TASK DIRECTIONS – Provide the material again, with every line intact and exact.

* * *

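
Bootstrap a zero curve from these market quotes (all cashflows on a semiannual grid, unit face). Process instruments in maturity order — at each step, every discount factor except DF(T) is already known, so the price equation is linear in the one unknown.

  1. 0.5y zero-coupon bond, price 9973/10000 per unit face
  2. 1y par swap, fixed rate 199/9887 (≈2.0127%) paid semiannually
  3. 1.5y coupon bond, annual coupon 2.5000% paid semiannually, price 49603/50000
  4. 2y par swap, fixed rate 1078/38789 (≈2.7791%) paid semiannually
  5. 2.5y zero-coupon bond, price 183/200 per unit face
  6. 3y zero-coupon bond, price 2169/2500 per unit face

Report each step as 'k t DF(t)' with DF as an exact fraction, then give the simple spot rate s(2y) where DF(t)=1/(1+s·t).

1 1/2 9973/10000
2 1 9801/10000
3 3/2 4777/5000
4 2 9461/10000
5 5/2 183/200
6 3 2169/2500
s(2y) = (1/(9461/10000) − 1)/(2) = 539/18922 ≈ 2.8485%

step 1 [0.5y] zero: DF = P = 9973/10000 ≈ 0.997300
step 2 [1y] swap r/2=199/19774: DF=(1 − 199/19774·(0.997300))/(1+199/19774) = 9801/10000 ≈ 0.980100
step 3 [1.5y] bond c/2=1/80: DF=(49603/50000 − 1/80·(0.997300+0.980100))/(1+1/80) = 4777/5000 ≈ 0.955400
step 4 [2y] swap r/2=539/38789: DF=(1 − 539/38789·(0.997300+0.980100+0.955400))/(1+539/38789) = 9461/10000 ≈ 0.946100
step 5 [2.5y] zero: DF = P = 183/200 ≈ 0.915000
step 6 [3y] zero: DF = P = 2169/2500 ≈ 0.867600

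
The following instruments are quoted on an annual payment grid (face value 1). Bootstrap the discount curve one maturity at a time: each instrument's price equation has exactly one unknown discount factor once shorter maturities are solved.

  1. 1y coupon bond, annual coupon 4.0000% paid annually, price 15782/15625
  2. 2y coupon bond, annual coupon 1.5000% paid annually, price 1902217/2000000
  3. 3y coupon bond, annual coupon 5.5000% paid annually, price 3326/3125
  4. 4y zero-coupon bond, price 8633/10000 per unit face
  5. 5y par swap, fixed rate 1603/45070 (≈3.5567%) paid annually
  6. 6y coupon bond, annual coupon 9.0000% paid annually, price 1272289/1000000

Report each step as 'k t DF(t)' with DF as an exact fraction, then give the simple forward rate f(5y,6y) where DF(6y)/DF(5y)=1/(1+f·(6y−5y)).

step 1 [1y] bond c/1=1/25: DF=(15782/15625 − 1/25·(0))/(1+1/25) = 607/625 ≈ 0.971200
step 2 [2y] bond c/1=3/200: DF=(1902217/2000000 − 3/200·(0.971200))/(1+3/200) = 9227/10000 ≈ 0.922700
step 3 [3y] bond c/1=11/200: DF=(3326/3125 − 11/200·(0.971200+0.922700))/(1+11/200) = 9101/10000 ≈ 0.910100
step 4 [4y] zero: DF = P = 8633/10000 ≈ 0.863300
step 5 [5y] swap r/1=1603/45070: DF=(1 − 1603/45070·(0.971200+0.922700+0.910100+0.863300))/(1+1603/45070) = 8397/10000 ≈ 0.839700
step 6 [6y] bond c/1=9/100: DF=(1272289/1000000 − 9/100·(0.971200+0.922700+0.910100+0.863300+0.839700))/(1+9/100) = 7951/10000 ≈ 0.795100

1 1 607/625
2 2 9227/10000
3 3 9101/10000
4 4 8633/10000
5 5 8397/10000
6 6 7951/10000
f(5y,6y) = ((8397/10000)/(7951/10000) − 1)/(1) = 446/7951 ≈ 5.6094%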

* * *

WORKED SOLUTION –
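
Bootstrap a zero curve from these market quotes (all cashflows on a semiannual grid, unit face). Process instruments in maturity order — at each step, every discount factor except DF(T) is already known, so the price equation is linear in the one unknown.

  1. 0.5y zero-coupon bond, price 9973/10000 per unit face
  2. 1y par swap, fixed rate 199/9887 (≈2.0127%) paid semiannually
  3. 1.5y coupon bond, annual coupon 2.5000% paid semiannually, price 49603/50000
  4. 2y par swap, fixed rate 1078/38789 (≈2.7791%) paid semiannually
  5. 2.5y zero-coupon bond, price 183/200 per unit face
  6. 3y zero-coupon bond, price 2169/2500 per unit face

Report each step as 'k t DF(t)' with DF as an exact fraction, then give the simple spot rate s(2y) where DF(t)=1/(1+s·t).

1 1/2 9973/10000
2 1 9801/10000
3 3/2 4777/5000
4 2 9461/10000
5 5/2 183/200
6 3 2169/2500
s(2y) = (1/(9461/10000) − 1)/(2) = 539/18922 ≈ 2.8485%

step 1 [0.5y] zero: DF = P = 9973/10000 ≈ 0.997300
step 2 [1y] swap r/2=199/19774: DF=(1 − 199/19774·(0.997300))/(1+199/19774) = 9801/10000 ≈ 0.980100
step 3 [1.5y] bond c/2=1/80: DF=(49603/50000 − 1/80·(0.997300+0.980100))/(1+1/80) = 4777/5000 ≈ 0.955400
step 4 [2y] swap r/2=539/38789: DF=(1 − 539/38789·(0.997300+0.980100+0.955400))/(1+539/38789) = 9461/10000 ≈ 0.946100
step 5 [2.5y] zero: DF = P = 183/200 ≈ 0.915000
step 6 [3y] zero: DF = P = 2169/2500 ≈ 0.867600

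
The following instruments are quoted on an annual payment grid (face value 1). Bootstrap the discount curve one maturity at a time: each instrument's price equation has exactly one unknown discount factor once shorter maturities are solved.

  1. 1y coupon bond, annual coupon 4.0000% paid annually, price 15782/15625
  2. 2y coupon bond, annual coupon 1.5000% paid annually, price 1902217/2000000
  3. 3y coupon bond, annual coupon 5.5000% paid annually, price 3326/3125
  4. 4y zero-coupon bond, price 8633/10000 per unit face
  5. 5y par swap, fixed rate 1603/45070 (≈3.5567%) paid annually
  6. 6y coupon bond, annual coupon 9.0000% paid annually, price 1272289/1000000

Report each step as 'k t DF(t)' with DF as an exact fraction, then give the simple forward rate f(5y,6y) where DF(6y)/DF(5y)=1/(1+f·(6y−5y)).

step 1 [1y] bond c/1=1/25: DF=(15782/15625 − 1/25·(0))/(1+1/25) = 607/625 ≈ 0.971200
step 2 [2y] bond c/1=3/200: DF=(1902217/2000000 − 3/200·(0.971200))/(1+3/200) = 9227/10000 ≈ 0.922700
step 3 [3y] bond c/1=11/200: DF=(3326/3125 − 11/200·(0.971200+0.922700))/(1+11/200) = 9101/10000 ≈ 0.910100
step 4 [4y] zero: DF = P = 8633/10000 ≈ 0.863300
step 5 [5y] swap r/1=1603/45070: DF=(1 − 1603/45070·(0.971200+0.922700+0.910100+0.863300))/(1+1603/45070) = 8397/10000 ≈ 0.839700
step 6 [6y] bond c/1=9/100: DF=(1272289/1000000 − 9/100·(0.971200+0.922700+0.910100+0.863300+0.839700))/(1+9/100) = 7951/10000 ≈ 0.795100

1 1 607/625
2 2 9227/10000
3 3 9101/10000
4 4 8633/10000
5 5 8397/10000
6 6 7951/10000
f(5y,6y) = ((8397/10000)/(7951/10000) − 1)/(1) = 446/7951 ≈ 5.6094%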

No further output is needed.